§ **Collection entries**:

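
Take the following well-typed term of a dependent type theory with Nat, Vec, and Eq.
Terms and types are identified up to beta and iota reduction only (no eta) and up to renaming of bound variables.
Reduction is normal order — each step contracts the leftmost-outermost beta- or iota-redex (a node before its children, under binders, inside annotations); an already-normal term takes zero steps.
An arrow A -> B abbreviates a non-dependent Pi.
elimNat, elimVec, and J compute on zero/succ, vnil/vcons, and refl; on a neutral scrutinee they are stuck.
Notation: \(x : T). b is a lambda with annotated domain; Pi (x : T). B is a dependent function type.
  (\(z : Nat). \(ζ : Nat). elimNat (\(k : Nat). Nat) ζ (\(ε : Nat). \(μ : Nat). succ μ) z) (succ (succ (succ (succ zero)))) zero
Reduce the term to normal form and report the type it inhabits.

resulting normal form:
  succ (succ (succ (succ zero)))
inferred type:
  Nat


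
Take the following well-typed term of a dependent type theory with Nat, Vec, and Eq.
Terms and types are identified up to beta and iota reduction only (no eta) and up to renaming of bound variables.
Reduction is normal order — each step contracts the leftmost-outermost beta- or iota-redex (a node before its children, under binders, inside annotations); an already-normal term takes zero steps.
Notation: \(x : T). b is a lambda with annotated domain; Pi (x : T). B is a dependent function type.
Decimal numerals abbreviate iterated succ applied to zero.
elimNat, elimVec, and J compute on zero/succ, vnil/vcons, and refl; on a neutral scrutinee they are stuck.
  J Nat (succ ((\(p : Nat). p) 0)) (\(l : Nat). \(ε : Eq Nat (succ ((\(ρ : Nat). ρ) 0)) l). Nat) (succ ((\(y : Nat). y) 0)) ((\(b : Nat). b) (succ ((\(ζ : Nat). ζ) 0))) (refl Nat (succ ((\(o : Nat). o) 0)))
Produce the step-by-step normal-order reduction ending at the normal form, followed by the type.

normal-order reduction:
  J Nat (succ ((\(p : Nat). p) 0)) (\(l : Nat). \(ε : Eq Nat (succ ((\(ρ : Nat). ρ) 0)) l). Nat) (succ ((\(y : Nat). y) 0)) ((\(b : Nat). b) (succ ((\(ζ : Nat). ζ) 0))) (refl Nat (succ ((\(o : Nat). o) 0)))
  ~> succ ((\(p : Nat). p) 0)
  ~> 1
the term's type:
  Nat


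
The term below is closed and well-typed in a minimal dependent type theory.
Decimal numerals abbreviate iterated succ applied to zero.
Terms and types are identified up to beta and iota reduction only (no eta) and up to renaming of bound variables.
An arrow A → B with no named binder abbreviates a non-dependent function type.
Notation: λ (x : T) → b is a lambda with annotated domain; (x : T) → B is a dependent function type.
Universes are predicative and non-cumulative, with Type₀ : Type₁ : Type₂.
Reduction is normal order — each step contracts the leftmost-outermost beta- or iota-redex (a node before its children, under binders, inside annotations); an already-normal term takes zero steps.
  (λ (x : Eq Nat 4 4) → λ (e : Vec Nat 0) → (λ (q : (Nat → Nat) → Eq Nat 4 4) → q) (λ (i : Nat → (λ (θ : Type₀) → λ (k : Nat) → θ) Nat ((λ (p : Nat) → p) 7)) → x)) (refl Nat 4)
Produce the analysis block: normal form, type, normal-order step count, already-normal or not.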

§ **Exercise directions**:
Every line in the data above has to be retyped exactly.

§ **Answer**:
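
Take the following well-typed term of a dependent type theory with Nat, Vec, and Eq.
Terms and types are identified up to beta and iota reduction only (no eta) and up to renaming of bound variables.
Reduction is normal order — each step contracts the leftmost-outermost beta- or iota-redex (a node before its children, under binders, inside annotations); an already-normal term takes zero steps.
An arrow A -> B abbreviates a non-dependent Pi.
elimNat, elimVec, and J compute on zero/succ, vnil/vcons, and refl; on a neutral scrutinee they are stuck.
Notation: \(x : T). b is a lambda with annotated domain; Pi (x : T). B is a dependent function type.
  (\(z : Nat). \(ζ : Nat). elimNat (\(k : Nat). Nat) ζ (\(ε : Nat). \(μ : Nat). succ μ) z) (succ (succ (succ (succ zero)))) zero
Reduce the term to normal form and report the type it inhabits.

resulting normal form:
  succ (succ (succ (succ zero)))
inferred type:
  Nat


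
Take the following well-typed term of a dependent type theory with Nat, Vec, and Eq.
Terms and types are identified up to beta and iota reduction only (no eta) and up to renaming of bound variables.
Reduction is normal order — each step contracts the leftmost-outermost beta- or iota-redex (a node before its children, under binders, inside annotations); an already-normal term takes zero steps.
Notation: \(x : T). b is a lambda with annotated domain; Pi (x : T). B is a dependent function type.
Decimal numerals abbreviate iterated succ applied to zero.
elimNat, elimVec, and J compute on zero/succ, vnil/vcons, and refl; on a neutral scrutinee they are stuck.
  J Nat (succ ((\(p : Nat). p) 0)) (\(l : Nat). \(ε : Eq Nat (succ ((\(ρ : Nat). ρ) 0)) l). Nat) (succ ((\(y : Nat). y) 0)) ((\(b : Nat). b) (succ ((\(ζ : Nat). ζ) 0))) (refl Nat (succ ((\(o : Nat). o) 0)))
Produce the step-by-step normal-order reduction ending at the normal form, followed by the type.

normal-order reduction:
  J Nat (succ ((\(p : Nat). p) 0)) (\(l : Nat). \(ε : Eq Nat (succ ((\(ρ : Nat). ρ) 0)) l). Nat) (succ ((\(y : Nat). y) 0)) ((\(b : Nat). b) (succ ((\(ζ : Nat). ζ) 0))) (refl Nat (succ ((\(o : Nat). o) 0)))
  ~> succ ((\(p : Nat). p) 0)
  ~> 1
the term's type:
  Nat


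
The term below is closed and well-typed in a minimal dependent type theory.
Decimal numerals abbreviate iterated succ applied to zero.
Terms and types are identified up to beta and iota reduction only (no eta) and up to renaming of bound variables.
An arrow A → B with no named binder abbreviates a non-dependent function type.
Notation: λ (x : T) → b is a lambda with annotated domain; (x : T) → B is a dependent function type.
Universes are predicative and non-cumulative, with Type₀ : Type₁ : Type₂.
Reduction is normal order — each step contracts the leftmost-outermost beta- or iota-redex (a node before its children, under binders, inside annotations); an already-normal term takes zero steps.
  (λ (x : Eq Nat 4 4) → λ (e : Vec Nat 0) → (λ (q : (Nat → Nat) → Eq Nat 4 4) → q) (λ (i : Nat → (λ (θ : Type₀) → λ (k : Nat) → θ) Nat ((λ (p : Nat) → p) 7)) → x)) (refl Nat 4)
Produce the analysis block: normal form, type, normal-order step count, already-normal or not.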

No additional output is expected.